Start of Material provided
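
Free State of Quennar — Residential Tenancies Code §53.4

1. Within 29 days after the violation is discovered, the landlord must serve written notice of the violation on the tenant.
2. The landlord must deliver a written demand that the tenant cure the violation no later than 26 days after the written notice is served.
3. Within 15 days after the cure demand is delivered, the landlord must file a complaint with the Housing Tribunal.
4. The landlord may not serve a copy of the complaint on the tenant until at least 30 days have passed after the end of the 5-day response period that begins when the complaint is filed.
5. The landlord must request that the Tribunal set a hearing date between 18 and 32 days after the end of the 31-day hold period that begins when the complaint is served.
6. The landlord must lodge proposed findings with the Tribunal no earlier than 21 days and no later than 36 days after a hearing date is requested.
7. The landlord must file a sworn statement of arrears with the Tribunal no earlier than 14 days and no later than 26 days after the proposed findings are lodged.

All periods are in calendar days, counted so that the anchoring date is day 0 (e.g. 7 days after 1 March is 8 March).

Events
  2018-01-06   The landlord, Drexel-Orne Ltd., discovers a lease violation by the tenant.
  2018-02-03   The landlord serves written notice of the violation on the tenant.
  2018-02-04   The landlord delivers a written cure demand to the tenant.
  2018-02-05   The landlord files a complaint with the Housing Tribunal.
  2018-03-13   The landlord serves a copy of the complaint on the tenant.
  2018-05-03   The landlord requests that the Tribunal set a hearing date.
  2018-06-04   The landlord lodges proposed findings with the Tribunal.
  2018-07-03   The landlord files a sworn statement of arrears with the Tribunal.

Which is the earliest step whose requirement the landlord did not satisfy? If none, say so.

(1) due by 2018-01-06 + 29 days = 2018-02-04; completed 2018-02-03, before the deadline.
(2) due by 2018-02-03 + 26 days = 2018-03-01; done 2018-02-04 — timely.
(3) due by 2018-02-04 + 15 days = 2018-02-19; completed 2018-02-05, before the deadline.
(4) permitted from 2018-02-10 + 30 days = 2018-03-12 onward; done 2018-03-13 — permitted.
(5) the permitted window runs from 2018-04-13 + 18 = 2018-05-01 to 2018-04-13 + 32 = 2018-05-15; 2018-05-03 falls inside that range.
(6) the permitted window runs from 2018-05-03 + 21 = 2018-05-24 to 2018-05-03 + 36 = 2018-06-08; 2018-06-04 falls inside that range.
(7) the permitted window runs from 2018-06-04 + 14 = 2018-06-18 to 2018-06-04 + 26 = 2018-06-30; done 2018-07-03 — 3 days after the window closed.
No need to go further; step 7 was not satisfied.

Step 7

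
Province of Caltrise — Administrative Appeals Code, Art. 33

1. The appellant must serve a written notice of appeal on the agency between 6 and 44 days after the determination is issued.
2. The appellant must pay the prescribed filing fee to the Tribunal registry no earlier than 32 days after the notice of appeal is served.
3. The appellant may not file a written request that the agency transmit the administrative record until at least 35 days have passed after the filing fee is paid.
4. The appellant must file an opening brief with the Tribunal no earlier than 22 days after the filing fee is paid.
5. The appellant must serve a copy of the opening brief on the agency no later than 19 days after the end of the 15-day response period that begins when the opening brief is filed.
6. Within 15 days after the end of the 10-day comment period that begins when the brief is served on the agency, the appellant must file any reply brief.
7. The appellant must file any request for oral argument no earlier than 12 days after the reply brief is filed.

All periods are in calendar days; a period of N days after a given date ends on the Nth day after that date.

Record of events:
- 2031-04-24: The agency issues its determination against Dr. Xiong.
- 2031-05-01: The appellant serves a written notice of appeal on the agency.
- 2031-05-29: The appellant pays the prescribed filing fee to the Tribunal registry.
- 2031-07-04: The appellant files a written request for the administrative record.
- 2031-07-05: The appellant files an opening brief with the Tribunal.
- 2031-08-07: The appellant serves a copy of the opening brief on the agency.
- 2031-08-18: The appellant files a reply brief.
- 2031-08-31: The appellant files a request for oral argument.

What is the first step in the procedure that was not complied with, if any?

Step 1: the window is 6–44 days after 2031-04-24 (when the determination is issued), so 2031-04-30 through 2031-06-07; done 2031-05-01, which is between those dates.
Step 2: the earliest permitted date is 32 days after 2031-05-01 (when the notice of appeal is served), i.e. 2031-06-02; 2031-05-29 is 4 days before the earliest permitted date.

Step 2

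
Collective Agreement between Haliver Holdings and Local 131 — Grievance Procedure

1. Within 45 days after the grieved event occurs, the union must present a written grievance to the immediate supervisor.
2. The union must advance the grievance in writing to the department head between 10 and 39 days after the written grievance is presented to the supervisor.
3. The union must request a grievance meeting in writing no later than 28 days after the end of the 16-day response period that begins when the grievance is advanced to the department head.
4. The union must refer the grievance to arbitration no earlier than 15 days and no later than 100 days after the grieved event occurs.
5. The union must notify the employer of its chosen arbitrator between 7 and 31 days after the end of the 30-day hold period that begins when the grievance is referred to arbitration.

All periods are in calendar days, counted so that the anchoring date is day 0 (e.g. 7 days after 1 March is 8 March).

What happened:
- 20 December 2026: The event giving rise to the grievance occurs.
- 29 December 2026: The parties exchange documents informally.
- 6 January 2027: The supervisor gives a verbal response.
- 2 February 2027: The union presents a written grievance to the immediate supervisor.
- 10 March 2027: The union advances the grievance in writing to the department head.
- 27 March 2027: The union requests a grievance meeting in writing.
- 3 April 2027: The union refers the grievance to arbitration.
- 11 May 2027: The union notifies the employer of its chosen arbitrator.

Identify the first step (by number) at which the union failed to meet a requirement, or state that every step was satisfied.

Step 4

(1) due by 20 December 2026 + 45 days = 3 February 2027; 2 February 2027 is within that limit.
(2) the permitted window runs from 2 February 2027 + 10 = 12 February 2027 to 2 February 2027 + 39 = 13 March 2027; done 10 March 2027, which is between those dates.
(3) due by 26 March 2027 + 28 days = 23 April 2027; 27 March 2027 is within that limit.
(4) the permitted window runs from 20 December 2026 + 15 = 4 January 2027 to 20 December 2026 + 100 = 30 March 2027; done 3 April 2027 — 4 days after the window closed.
The procedure was therefore not followed at step 4.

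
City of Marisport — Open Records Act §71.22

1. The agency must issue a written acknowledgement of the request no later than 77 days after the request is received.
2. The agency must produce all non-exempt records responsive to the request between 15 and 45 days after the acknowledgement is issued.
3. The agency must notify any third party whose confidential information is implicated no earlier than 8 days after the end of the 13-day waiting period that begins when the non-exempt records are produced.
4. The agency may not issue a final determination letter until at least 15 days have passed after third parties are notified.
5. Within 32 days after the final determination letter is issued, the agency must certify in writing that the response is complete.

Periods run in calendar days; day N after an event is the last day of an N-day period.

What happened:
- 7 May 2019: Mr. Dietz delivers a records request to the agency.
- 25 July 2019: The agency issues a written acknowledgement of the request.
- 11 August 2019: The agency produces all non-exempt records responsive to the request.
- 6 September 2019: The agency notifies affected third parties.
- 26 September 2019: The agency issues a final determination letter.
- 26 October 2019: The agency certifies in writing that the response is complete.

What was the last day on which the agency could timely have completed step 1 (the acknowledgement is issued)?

23 July 2019

Step 1 runs from 7 May 2019, when the request is received. 77 days after 7 May 2019 is 23 July 2019.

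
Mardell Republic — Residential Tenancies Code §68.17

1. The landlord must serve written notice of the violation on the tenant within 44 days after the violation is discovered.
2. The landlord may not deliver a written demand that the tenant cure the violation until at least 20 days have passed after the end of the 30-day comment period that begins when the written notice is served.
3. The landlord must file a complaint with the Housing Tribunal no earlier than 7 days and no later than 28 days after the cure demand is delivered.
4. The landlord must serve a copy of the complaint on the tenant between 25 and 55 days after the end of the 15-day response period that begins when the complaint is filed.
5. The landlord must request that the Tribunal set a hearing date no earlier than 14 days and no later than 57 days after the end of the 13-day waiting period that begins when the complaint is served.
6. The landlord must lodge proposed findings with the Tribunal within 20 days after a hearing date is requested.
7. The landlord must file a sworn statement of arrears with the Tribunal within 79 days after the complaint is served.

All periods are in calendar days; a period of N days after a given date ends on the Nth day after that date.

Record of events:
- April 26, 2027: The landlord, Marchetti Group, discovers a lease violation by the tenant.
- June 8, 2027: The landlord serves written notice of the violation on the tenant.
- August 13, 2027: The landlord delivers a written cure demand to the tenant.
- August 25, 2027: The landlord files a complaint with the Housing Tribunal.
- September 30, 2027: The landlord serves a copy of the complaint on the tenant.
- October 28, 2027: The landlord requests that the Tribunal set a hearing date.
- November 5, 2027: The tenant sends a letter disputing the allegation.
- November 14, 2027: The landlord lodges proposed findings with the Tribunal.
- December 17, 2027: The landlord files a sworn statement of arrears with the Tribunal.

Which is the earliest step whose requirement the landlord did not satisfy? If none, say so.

(1) due by April 26, 2027 + 44 days = June 9, 2027; completed June 8, 2027, before the deadline.
(2) permitted from July 8, 2027 + 20 days = July 28, 2027 onward; done August 13, 2027 — permitted.
(3) the permitted window runs from August 13, 2027 + 7 = August 20, 2027 to August 13, 2027 + 28 = September 10, 2027; August 25, 2027 falls inside that range.
(4) the permitted window runs from September 9, 2027 + 25 = October 4, 2027 to September 9, 2027 + 55 = November 3, 2027; September 30, 2027 is 4 days too early.

Step 4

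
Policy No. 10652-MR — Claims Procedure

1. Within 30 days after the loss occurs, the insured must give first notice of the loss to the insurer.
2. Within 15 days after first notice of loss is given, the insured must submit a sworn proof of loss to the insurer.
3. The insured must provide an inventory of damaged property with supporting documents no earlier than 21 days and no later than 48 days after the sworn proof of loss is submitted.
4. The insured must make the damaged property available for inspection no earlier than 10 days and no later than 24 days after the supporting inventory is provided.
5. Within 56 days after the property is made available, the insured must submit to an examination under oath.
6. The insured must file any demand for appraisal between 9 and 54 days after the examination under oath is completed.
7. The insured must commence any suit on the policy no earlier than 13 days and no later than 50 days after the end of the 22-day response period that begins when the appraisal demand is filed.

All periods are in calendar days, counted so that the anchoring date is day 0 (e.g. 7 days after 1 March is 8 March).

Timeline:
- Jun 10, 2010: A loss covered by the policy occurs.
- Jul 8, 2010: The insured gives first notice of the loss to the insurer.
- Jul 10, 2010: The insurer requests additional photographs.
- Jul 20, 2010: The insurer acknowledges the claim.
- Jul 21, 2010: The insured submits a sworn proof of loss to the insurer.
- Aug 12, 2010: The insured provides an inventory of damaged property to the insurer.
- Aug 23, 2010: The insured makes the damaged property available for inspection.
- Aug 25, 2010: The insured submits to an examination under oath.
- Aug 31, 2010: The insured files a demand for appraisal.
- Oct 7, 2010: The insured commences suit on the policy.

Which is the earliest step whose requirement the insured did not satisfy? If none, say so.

Step 6

Step 1: 30 days after Jun 10, 2010 (when the loss occurs) is Jul 10, 2010; completed Jul 8, 2010, before the deadline.
Step 2: 15 days after Jul 8, 2010 (when first notice of loss is given) is Jul 23, 2010; done Jul 21, 2010 — timely.
Step 3: the window is 21–48 days after Jul 21, 2010 (when the sworn proof of loss is submitted), so Aug 11, 2010 through Sep 7, 2010; done Aug 12, 2010, which is between those dates.
Step 4: the window is 10–24 days after Aug 12, 2010 (when the supporting inventory is provided), so Aug 22, 2010 through Sep 5, 2010; Aug 23, 2010 falls inside that range.
Step 5: 56 days after Aug 23, 2010 (when the property is made available) is Oct 18, 2010; completed Aug 25, 2010, before the deadline.
Step 6: the window is 9–54 days after Aug 25, 2010 (when the examination under oath is completed), so Sep 3, 2010 through Oct 18, 2010; done Aug 31, 2010 — 3 days before the window opened.
No need to go further; step 6 was not satisfied.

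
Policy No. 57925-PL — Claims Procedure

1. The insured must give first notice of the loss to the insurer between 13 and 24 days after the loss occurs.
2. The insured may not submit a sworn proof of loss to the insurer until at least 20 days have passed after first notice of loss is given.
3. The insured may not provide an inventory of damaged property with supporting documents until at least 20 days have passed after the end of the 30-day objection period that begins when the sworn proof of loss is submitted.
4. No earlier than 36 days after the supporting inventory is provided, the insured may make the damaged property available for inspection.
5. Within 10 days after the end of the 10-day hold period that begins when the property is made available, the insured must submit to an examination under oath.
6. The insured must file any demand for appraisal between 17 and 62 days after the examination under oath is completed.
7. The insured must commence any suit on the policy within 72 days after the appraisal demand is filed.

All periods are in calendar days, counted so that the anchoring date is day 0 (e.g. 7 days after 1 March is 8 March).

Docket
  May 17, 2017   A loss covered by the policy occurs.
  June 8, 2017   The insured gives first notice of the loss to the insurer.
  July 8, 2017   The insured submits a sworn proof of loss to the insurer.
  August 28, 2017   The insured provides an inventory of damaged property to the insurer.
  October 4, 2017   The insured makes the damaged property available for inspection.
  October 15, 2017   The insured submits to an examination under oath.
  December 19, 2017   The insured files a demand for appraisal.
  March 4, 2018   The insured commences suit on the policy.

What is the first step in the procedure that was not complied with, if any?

Step 6

Step 1: the window is 13–24 days after May 17, 2017 (when the loss occurs), so May 30, 2017 through June 10, 2017; June 8, 2017 falls inside that range.
Step 2: the earliest permitted date is 20 days after June 8, 2017 (when first notice of loss is given), i.e. June 28, 2017; done July 8, 2017, after the minimum wait.
Step 3: the earliest permitted date is 20 days after August 7, 2017 (end of the 30-day objection period, which began when the sworn proof of loss is submitted on July 8, 2017), i.e. August 27, 2017; August 28, 2017 is on or after that date.
Step 4: the earliest permitted date is 36 days after August 28, 2017 (when the supporting inventory is provided), i.e. October 3, 2017; October 4, 2017 is on or after that date.
Step 5: 10 days after October 14, 2017 (end of the 10-day hold period, which began when the property is made available on October 4, 2017) is October 24, 2017; done October 15, 2017 — timely.
Step 6: the window is 17–62 days after October 15, 2017 (when the examination under oath is completed), so November 1, 2017 through December 16, 2017; December 19, 2017 is 3 days past the end of the window.
The procedure was therefore not followed at step 6.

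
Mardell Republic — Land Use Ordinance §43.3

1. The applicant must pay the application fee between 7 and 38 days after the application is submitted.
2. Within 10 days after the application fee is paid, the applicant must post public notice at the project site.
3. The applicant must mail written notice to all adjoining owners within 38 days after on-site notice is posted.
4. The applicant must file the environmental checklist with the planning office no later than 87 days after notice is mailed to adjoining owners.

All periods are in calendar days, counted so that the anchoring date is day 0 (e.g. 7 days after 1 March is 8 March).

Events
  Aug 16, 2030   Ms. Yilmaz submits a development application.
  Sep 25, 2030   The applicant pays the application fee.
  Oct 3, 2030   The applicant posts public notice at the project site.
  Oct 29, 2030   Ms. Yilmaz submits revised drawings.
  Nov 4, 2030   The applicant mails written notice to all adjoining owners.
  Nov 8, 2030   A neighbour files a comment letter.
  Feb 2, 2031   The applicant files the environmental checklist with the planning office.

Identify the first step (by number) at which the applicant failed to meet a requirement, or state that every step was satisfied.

(1) the permitted window runs from Aug 16, 2030 + 7 = Aug 23, 2030 to Aug 16, 2030 + 38 = Sep 23, 2030; done Sep 25, 2030 — 2 days after the window closed.

Step 1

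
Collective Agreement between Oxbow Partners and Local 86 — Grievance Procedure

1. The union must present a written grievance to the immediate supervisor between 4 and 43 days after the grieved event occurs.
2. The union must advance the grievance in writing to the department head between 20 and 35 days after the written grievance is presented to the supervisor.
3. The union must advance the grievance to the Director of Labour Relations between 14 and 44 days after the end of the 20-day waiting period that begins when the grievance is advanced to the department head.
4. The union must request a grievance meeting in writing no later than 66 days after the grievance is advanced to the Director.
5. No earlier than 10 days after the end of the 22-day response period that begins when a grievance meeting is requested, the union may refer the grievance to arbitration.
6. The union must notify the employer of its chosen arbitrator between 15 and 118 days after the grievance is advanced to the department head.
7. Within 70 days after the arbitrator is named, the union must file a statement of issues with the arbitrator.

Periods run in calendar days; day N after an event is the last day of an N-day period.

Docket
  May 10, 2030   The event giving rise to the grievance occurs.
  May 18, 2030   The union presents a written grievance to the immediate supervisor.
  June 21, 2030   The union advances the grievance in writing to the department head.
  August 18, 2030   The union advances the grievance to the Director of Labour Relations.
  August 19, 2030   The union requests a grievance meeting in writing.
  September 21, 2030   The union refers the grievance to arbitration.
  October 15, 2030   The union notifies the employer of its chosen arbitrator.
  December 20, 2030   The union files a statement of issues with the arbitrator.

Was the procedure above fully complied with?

Yes

Step 1: the window is 4–43 days after May 10, 2030 (when the grieved event occurs), so May 14, 2030 through June 22, 2030; May 18, 2030 falls inside that range.
Step 2: the window is 20–35 days after May 18, 2030 (when the written grievance is presented to the supervisor), so June 7, 2030 through June 22, 2030; done June 21, 2030, which is between those dates.
Step 3: the window is 14–44 days after July 11, 2030 (end of the 20-day waiting period, which began when the grievance is advanced to the department head on June 21, 2030), so July 25, 2030 through August 24, 2030; done August 18, 2030, which is between those dates.
Step 4: 66 days after August 18, 2030 (when the grievance is advanced to the Director) is October 23, 2030; August 19, 2030 is within that limit.
Step 5: the earliest permitted date is 10 days after September 10, 2030 (end of the 22-day response period, which began when a grievance meeting is requested on August 19, 2030), i.e. September 20, 2030; September 21, 2030 is on or after that date.
Step 6: the window is 15–118 days after June 21, 2030 (when the grievance is advanced to the department head), so July 6, 2030 through October 17, 2030; done October 15, 2030, which is between those dates.
Step 7: 70 days after October 15, 2030 (when the arbitrator is named) is December 24, 2030; done December 20, 2030 — timely.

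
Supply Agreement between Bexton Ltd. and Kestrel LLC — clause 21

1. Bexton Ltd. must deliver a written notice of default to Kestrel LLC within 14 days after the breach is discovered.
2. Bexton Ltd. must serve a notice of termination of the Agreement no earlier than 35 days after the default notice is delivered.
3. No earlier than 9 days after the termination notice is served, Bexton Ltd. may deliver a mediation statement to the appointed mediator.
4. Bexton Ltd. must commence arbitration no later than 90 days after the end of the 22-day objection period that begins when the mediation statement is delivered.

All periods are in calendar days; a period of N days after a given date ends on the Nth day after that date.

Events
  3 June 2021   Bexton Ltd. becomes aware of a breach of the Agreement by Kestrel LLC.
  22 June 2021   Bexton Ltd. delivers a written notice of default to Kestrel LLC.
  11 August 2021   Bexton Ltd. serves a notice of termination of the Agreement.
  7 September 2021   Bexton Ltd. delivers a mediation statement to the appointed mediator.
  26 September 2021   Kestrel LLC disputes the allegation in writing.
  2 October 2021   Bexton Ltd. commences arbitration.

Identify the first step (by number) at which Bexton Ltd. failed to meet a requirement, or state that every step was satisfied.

Step 1

Step 1 — counting 14 days from 3 June 2021 (when the breach is discovered) gives a deadline of 17 June 2021; 22 June 2021 misses that deadline by 5 days.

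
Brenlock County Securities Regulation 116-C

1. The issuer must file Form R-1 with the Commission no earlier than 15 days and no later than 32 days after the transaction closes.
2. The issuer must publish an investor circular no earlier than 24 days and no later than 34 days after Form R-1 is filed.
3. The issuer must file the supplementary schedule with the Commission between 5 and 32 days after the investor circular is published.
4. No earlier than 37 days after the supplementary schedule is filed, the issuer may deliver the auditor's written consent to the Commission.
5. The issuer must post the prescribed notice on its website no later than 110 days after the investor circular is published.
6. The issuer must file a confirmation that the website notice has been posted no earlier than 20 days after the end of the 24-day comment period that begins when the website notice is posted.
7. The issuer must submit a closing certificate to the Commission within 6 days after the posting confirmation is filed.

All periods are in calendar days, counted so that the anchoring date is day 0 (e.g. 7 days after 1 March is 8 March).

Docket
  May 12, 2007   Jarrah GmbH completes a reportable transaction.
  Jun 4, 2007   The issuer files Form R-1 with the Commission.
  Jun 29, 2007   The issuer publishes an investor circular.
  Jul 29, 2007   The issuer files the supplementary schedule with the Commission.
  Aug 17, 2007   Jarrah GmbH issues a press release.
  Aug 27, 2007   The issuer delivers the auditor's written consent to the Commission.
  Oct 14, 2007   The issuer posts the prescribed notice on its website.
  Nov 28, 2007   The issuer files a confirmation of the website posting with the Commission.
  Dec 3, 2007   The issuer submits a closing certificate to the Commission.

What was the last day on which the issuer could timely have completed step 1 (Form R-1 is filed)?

Jun 13, 2007

Step 1 runs from May 12, 2007, when the transaction closes. The window is 15–32 days after May 12, 2007; it closes on Jun 13, 2007.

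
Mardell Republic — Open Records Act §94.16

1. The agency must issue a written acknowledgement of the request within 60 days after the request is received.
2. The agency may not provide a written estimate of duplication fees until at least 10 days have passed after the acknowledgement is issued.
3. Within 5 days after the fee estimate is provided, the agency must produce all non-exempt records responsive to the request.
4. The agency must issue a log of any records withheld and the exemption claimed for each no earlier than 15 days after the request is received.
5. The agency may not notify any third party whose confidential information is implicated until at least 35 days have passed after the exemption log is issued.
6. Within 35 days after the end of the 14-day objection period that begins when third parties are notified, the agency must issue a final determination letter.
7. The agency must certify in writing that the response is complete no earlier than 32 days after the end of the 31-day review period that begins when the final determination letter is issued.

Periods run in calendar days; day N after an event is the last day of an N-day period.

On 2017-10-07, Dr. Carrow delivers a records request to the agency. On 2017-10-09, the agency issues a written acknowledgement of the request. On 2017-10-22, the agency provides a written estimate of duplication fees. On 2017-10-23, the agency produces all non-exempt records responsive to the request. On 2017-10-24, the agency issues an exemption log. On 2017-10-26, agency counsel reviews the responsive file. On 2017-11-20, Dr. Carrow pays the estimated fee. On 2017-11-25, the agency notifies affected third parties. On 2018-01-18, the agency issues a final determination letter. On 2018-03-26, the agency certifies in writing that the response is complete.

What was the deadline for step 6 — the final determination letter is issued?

2018-01-13

Third parties are notified on 2017-11-25; the 14-day objection period therefore ends 2017-12-09, and step 6 runs from that date. 35 days after 2017-12-09 is 2018-01-13.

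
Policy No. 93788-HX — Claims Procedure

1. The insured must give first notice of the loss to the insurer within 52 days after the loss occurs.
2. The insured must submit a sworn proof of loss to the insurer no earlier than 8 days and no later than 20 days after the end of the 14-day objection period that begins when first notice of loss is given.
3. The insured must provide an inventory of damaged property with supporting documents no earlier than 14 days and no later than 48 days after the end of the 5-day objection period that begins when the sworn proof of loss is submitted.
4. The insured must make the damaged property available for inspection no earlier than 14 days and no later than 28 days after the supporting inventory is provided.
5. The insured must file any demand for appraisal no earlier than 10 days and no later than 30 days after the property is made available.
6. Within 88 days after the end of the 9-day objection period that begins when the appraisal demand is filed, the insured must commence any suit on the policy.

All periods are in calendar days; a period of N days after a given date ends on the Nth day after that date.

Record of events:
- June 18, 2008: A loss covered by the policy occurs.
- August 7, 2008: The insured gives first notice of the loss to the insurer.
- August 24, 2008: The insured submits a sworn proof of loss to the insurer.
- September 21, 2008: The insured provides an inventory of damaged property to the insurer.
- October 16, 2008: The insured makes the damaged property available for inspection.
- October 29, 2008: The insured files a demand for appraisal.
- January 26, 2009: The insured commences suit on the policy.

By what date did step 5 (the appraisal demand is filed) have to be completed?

Step 5 runs from October 16, 2008, when the property is made available. The window is 10–30 days after October 16, 2008; it closes on November 15, 2008.

November 15, 2008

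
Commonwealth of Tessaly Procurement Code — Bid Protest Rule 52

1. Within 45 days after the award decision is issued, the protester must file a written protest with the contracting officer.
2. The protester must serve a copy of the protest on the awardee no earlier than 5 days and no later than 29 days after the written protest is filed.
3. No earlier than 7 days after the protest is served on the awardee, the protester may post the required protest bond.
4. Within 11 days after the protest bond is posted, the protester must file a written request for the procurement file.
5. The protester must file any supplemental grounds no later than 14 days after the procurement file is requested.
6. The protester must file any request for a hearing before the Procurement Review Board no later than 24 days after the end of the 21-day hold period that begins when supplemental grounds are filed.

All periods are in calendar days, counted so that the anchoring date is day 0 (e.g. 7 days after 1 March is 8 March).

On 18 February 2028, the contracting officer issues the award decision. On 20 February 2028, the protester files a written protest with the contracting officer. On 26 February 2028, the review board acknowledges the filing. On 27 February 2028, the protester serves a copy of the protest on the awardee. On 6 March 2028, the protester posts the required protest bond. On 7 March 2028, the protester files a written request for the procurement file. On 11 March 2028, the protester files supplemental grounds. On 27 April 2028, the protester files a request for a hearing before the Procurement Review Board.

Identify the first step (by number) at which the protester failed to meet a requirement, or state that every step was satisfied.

Step 1 — counting 45 days from 18 February 2028 (when the award decision is issued) gives a deadline of 3 April 2028; 20 February 2028 is within that limit.
Step 2 — 5 and 29 days from 20 February 2028 (when the written protest is filed) are 25 February 2028 and 20 March 2028 respectively; done 27 February 2028, which is between those dates.
Step 3 — must wait 7 days from 27 February 2028 (when the protest is served on the awardee), so not before 5 March 2028; done 6 March 2028, after the minimum wait.
Step 4 — counting 11 days from 6 March 2028 (when the protest bond is posted) gives a deadline of 17 March 2028; 7 March 2028 is within that limit.
Step 5 — counting 14 days from 7 March 2028 (when the procurement file is requested) gives a deadline of 21 March 2028; 11 March 2028 is within that limit.
Step 6 — counting 24 days from 1 April 2028 (end of the 21-day hold period, which began when supplemental grounds are filed on 11 March 2028) gives a deadline of 25 April 2028; done 27 April 2028 — 2 days late.
That is the first point of non-compliance.

Step 6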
End of Material provided
# [What is being asked]
Scan the entries above. Copy each line that has the string "lodges".

# [Response to this task]
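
  2018-06-04   The landlord lodges proposed findings with the Tribunal.
- November 14, 2027: The landlord lodges proposed findings with the Tribunal.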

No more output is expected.